INPUT DATA:
━━━
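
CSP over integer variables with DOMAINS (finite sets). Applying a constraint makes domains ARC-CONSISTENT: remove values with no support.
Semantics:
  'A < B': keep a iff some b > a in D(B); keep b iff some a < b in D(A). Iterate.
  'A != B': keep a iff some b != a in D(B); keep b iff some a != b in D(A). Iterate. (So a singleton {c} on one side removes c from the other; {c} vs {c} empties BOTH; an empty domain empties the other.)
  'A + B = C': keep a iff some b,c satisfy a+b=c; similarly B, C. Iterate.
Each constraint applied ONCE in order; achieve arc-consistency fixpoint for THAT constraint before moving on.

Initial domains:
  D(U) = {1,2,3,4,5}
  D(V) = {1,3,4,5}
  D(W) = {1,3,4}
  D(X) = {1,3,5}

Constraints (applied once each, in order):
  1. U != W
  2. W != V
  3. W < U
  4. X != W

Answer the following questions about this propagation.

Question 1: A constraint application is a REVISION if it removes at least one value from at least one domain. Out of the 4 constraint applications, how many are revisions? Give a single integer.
Constraint 1 (U != W) on D(U)={1,2,3,4,5} D(W)={1,3,4}: no change => not a revision
Constraint 2 (W != V) on D(W)={1,3,4} D(V)={1,3,4,5}: no change => not a revision
Constraint 3 (W < U) on D(W)={1,3,4} D(U)={1,2,3,4,5}: U {1,2,3,4,5}->{2,3,4,5} => REVISION
Constraint 4 (X != W) on D(X)={1,3,5} D(W)={1,3,4}: no change => not a revision
Total revisions = 1

Answer: 1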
━━━
WHAT YOU ARE ASKED TO DO:
Where a line of the data includes the string "applied", list that line.

TASK SOLUTION:
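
Each constraint applied ONCE in order; achieve arc-consistency fixpoint for THAT constraint before moving on.
Constraints (applied once each, in order):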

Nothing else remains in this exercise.